Everything from the line with "- BH-02: (673 589, 3 055 421), head 446.61 m" to the end of the data below must be returned exactly as it is, and nothing besides.

[[ RECORDS PROVIDED, beginning ]]

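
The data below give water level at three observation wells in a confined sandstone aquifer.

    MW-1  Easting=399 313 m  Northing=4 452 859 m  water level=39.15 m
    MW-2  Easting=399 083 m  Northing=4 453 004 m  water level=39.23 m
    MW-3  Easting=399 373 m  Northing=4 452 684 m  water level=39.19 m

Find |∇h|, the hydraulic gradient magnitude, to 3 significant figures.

0.000769

Taking MW-1 as reference: MW-2−MW-1 = (-230, 145, +0.08); MW-3−MW-1 = (60, -175, +0.04).
Solve a·Δx + b·Δy = Δh: det = (-230)·(-175) − 60·145 = 31550.
∂h/∂x = [(+0.08)·(-175) − (+0.04)·145] / 31550 = -0.0006276
∂h/∂y = [(-230)·(+0.04) − 60·(+0.08)] / 31550 = -0.0004437
|∇h| = √(-0.0006276² + -0.0004437²) = 0.0007686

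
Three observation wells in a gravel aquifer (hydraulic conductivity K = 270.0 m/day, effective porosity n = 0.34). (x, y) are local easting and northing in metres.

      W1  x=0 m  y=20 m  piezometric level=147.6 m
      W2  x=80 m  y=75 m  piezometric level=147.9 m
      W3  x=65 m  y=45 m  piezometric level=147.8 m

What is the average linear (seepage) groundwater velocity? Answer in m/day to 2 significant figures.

2.5 m/day

Differences from W1: to W2 (Δx, Δy, Δh) = (80, 55, +0.3); to W3 = (65, 25, +0.2).
Determinant of the coordinate differences = 80·25 − 65·55 = -1575.
∂h/∂x = [(+0.3)·25 − (+0.2)·55] / -1575 = +0.002222
∂h/∂y = [80·(+0.2) − 65·(+0.3)] / -1575 = +0.002222
|∇h| = √(0.002222² + 0.002222²) = 0.003142
Seepage velocity v = K·i/n = 270.0 × 0.003142 / 0.34 = 2.495 m/day.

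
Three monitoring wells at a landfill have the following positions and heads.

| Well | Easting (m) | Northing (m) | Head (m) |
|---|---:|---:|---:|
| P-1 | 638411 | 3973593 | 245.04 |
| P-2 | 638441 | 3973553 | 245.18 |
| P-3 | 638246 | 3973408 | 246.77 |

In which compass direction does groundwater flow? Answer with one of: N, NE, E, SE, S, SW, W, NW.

NE

Differences from P-1: to P-2 (Δx, Δy, Δh) = (30, -40, +0.14); to P-3 = (-165, -185, +1.73).
Determinant of the coordinate differences = 30·(-185) − (-165)·(-40) = -12150.
∂h/∂x = [(+0.14)·(-185) − (+1.73)·(-40)] / -12150 = -0.003564
∂h/∂y = [30·(+1.73) − (-165)·(+0.14)] / -12150 = -0.006173
Flow = −∇h = (+0.003564 east, +0.006173 north), which points northeast.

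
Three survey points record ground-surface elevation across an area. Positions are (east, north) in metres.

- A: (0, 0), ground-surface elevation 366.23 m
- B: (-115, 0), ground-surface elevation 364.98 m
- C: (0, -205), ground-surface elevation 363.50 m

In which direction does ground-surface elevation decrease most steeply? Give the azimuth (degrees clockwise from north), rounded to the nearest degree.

∂z/∂x = (364.98 − 366.23) / (-115 − 0) = +0.01087
∂z/∂y = (363.50 − 366.23) / (-205 − 0) = +0.01332
Steepest decrease is along −∇f: components (-0.01087 E, -0.01332 N).
Azimuth = atan2(-0.01087, -0.01332) = 219.2° ≈ 219°.

219°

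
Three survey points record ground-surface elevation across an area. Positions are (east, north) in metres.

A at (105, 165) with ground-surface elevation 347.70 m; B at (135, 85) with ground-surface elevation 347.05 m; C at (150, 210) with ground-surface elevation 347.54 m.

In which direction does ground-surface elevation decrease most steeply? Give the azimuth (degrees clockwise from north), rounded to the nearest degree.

120°

With z = a·x + b·y + c and A as origin, the differences give:
  30·a + (-80)·b = -0.65
  45·a + 45·b = -0.16
Eliminate b (×45 and ×(-80), subtract): 4950·a = -42.050 → a = ∂z/∂x = -0.008495
Back-substitute: b = ∂z/∂y = +0.004939.
Steepest decrease is along −∇f: components (+0.008495 E, -0.004939 N).
Azimuth = atan2(+0.008495, -0.004939) = 120.2° ≈ 120°.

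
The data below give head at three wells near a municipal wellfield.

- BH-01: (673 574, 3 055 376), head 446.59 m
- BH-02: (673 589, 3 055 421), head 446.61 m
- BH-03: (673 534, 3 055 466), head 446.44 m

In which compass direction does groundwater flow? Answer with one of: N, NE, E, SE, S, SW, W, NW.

Three-point gradient (reference BH-01): Δ to BH-02 = (15, 45, +0.02), Δ to BH-03 = (-40, 90, -0.15).
∂h/∂x = +0.002714, ∂h/∂y = -0.0004603 (det = 3150).
Flow = −∇h = (-0.002714 east, +0.0004603 north), which points west.

W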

[[ RECORDS PROVIDED, end ]]

▸ TASK SOLUTION
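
- BH-02: (673 589, 3 055 421), head 446.61 m
- BH-03: (673 534, 3 055 466), head 446.44 m

In which compass direction does groundwater flow? Answer with one of: N, NE, E, SE, S, SW, W, NW.

Three-point gradient (reference BH-01): Δ to BH-02 = (15, 45, +0.02), Δ to BH-03 = (-40, 90, -0.15).
∂h/∂x = +0.002714, ∂h/∂y = -0.0004603 (det = 3150).
Flow = −∇h = (-0.002714 east, +0.0004603 north), which points west.

W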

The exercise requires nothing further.